» **Work instructions**
Take each line from the material below that includes the string "station" and copy it.

» **Task input**
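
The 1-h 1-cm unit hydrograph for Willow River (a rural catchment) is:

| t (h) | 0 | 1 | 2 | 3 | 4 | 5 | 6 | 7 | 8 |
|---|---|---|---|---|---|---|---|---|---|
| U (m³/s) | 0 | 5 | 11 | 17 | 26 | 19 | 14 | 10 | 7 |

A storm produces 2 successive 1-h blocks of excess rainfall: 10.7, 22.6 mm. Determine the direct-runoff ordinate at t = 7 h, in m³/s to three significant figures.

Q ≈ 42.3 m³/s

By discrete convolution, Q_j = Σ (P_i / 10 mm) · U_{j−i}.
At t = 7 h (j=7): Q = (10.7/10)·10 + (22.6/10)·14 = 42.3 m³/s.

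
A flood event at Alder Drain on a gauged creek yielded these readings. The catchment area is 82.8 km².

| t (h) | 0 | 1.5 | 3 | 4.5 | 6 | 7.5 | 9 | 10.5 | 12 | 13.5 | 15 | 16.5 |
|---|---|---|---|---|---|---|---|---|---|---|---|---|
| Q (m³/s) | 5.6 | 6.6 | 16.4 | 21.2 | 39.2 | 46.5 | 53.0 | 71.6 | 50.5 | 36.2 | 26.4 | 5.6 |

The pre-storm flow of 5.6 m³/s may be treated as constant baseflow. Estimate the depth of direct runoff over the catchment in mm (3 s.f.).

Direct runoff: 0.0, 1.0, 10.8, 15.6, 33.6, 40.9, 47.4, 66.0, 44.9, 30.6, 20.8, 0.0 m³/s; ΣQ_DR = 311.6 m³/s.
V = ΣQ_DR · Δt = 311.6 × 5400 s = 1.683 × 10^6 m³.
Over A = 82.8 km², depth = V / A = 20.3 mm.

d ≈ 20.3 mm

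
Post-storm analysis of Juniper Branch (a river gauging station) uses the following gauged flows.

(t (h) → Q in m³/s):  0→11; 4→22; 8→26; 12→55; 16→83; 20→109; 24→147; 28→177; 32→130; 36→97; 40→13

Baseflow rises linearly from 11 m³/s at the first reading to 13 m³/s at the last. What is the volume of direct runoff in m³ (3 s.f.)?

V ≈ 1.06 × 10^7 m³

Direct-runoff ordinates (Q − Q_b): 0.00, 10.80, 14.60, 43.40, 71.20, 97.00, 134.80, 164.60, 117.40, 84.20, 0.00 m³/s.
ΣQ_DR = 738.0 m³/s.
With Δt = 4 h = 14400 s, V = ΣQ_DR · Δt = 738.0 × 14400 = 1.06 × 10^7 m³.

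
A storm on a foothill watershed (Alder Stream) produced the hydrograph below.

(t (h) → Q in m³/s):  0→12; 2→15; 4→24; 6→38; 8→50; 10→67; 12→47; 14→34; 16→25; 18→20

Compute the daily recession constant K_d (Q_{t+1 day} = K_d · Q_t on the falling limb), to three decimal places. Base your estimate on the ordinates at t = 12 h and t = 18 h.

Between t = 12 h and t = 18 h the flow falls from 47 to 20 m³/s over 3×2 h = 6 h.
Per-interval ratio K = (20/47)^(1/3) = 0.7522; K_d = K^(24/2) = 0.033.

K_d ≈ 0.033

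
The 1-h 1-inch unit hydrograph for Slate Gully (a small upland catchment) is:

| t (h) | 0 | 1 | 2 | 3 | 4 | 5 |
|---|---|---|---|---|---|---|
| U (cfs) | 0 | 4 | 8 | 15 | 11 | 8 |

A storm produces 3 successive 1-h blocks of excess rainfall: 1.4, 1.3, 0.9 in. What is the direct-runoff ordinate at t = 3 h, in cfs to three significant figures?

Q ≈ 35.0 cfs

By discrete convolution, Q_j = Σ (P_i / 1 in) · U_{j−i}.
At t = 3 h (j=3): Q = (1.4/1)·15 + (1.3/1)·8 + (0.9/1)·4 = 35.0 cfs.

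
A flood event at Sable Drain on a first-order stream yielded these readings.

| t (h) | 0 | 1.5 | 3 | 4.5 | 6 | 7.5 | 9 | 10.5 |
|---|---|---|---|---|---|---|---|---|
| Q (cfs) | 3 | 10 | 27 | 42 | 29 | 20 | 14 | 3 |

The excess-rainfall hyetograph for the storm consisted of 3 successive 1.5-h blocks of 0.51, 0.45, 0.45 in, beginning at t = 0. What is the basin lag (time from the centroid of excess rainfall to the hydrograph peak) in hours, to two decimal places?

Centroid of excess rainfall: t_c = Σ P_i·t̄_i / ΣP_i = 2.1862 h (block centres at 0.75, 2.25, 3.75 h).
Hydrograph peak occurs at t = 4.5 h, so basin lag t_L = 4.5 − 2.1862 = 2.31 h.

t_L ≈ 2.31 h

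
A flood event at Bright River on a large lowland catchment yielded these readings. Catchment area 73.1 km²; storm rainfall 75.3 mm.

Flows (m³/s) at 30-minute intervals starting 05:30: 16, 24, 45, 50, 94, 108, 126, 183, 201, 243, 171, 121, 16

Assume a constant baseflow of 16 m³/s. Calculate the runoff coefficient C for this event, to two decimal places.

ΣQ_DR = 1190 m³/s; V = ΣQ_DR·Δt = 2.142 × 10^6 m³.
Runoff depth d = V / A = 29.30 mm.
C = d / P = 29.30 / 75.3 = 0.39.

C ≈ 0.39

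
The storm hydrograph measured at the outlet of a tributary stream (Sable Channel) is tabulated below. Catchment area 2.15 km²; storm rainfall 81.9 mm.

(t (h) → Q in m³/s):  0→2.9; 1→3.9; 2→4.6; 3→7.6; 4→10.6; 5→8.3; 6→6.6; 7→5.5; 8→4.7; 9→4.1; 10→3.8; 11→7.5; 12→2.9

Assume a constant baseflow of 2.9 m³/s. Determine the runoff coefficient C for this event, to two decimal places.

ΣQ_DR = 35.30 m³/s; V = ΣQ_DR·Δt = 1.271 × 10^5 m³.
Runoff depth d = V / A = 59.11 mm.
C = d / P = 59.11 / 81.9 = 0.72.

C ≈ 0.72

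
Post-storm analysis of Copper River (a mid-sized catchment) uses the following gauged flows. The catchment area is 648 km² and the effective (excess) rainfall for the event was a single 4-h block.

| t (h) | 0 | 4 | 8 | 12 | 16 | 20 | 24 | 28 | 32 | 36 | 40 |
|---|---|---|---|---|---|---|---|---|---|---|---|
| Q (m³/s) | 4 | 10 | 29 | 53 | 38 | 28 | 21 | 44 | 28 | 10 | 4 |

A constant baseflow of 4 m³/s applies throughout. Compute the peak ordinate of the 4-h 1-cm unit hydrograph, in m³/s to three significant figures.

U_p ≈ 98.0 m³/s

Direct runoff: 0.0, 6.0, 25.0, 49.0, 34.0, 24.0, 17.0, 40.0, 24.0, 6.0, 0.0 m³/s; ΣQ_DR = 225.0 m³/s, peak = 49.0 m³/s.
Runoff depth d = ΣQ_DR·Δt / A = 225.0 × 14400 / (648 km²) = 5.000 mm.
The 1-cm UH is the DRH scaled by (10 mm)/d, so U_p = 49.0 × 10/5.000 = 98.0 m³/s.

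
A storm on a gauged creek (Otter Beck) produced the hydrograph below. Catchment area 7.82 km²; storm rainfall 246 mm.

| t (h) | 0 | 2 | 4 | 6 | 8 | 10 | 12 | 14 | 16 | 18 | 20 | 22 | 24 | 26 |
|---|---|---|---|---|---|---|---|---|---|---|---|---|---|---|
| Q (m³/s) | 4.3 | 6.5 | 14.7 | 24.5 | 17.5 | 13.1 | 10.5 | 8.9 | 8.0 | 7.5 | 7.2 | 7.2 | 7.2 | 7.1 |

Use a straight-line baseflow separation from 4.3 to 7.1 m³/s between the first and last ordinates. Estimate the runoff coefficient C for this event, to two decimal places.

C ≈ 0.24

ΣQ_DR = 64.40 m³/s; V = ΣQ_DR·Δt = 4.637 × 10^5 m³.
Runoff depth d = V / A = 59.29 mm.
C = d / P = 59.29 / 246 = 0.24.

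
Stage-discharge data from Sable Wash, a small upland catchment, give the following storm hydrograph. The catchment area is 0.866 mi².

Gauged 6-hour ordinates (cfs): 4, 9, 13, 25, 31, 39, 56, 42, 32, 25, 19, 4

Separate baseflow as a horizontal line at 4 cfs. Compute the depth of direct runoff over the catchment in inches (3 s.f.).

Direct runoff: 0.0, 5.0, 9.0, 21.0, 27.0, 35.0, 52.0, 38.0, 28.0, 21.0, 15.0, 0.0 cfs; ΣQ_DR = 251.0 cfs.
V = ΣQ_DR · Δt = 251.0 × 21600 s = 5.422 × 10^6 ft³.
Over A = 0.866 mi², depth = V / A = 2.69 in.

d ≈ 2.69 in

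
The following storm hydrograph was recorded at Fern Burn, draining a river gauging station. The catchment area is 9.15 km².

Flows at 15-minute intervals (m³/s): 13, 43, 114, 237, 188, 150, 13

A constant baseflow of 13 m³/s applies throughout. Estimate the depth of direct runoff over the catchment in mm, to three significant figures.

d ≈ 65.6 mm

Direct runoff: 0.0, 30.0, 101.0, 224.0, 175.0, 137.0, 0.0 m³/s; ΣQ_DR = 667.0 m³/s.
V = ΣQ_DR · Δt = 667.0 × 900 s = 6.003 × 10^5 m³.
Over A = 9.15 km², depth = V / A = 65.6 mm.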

» **Finished exercise**
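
Post-storm analysis of Juniper Branch (a river gauging station) uses the following gauged flows.
The following storm hydrograph was recorded at Fern Burn, draining a river gauging station. The catchment area is 9.15 km².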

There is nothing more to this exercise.